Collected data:
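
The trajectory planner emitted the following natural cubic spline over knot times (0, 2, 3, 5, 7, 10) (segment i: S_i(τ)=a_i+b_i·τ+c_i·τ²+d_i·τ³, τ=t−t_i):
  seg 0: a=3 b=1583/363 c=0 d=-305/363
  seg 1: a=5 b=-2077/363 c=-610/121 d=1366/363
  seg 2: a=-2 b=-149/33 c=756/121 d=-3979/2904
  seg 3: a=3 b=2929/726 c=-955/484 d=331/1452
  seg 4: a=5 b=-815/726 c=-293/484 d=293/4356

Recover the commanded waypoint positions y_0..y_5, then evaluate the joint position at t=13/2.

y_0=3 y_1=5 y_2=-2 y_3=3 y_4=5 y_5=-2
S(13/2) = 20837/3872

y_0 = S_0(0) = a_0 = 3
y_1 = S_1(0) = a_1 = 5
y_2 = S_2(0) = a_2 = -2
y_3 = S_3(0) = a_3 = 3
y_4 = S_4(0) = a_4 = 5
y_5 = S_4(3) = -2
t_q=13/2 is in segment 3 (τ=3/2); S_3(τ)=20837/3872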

* * *

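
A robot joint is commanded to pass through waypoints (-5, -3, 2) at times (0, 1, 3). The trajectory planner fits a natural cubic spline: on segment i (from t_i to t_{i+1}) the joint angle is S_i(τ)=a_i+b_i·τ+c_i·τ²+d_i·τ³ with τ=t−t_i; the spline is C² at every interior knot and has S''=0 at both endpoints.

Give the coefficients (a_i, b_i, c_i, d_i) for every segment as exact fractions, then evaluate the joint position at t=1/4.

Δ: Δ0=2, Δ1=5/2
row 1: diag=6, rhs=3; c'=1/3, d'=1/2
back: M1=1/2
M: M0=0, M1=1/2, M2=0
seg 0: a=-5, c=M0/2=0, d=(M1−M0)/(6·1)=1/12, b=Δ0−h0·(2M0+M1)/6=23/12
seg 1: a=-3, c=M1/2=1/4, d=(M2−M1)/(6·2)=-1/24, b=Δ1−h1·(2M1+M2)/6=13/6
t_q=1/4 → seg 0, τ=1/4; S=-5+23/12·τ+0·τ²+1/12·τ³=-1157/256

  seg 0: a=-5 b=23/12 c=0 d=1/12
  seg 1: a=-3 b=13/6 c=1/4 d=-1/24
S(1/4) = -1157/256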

■ Instructions for the task:
Among the lines of the data, find every one that holds "cubic" and copy it.

■ Solution to the exercise:
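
The trajectory planner emitted the following natural cubic spline over knot times (0, 2, 3, 5, 7, 10) (segment i: S_i(τ)=a_i+b_i·τ+c_i·τ²+d_i·τ³, τ=t−t_i):
A robot joint is commanded to pass through waypoints (-5, -3, 2) at times (0, 1, 3). The trajectory planner fits a natural cubic spline: on segment i (from t_i to t_{i+1}) the joint angle is S_i(τ)=a_i+b_i·τ+c_i·τ²+d_i·τ³ with τ=t−t_i; the spline is C² at every interior knot and has S''=0 at both endpoints.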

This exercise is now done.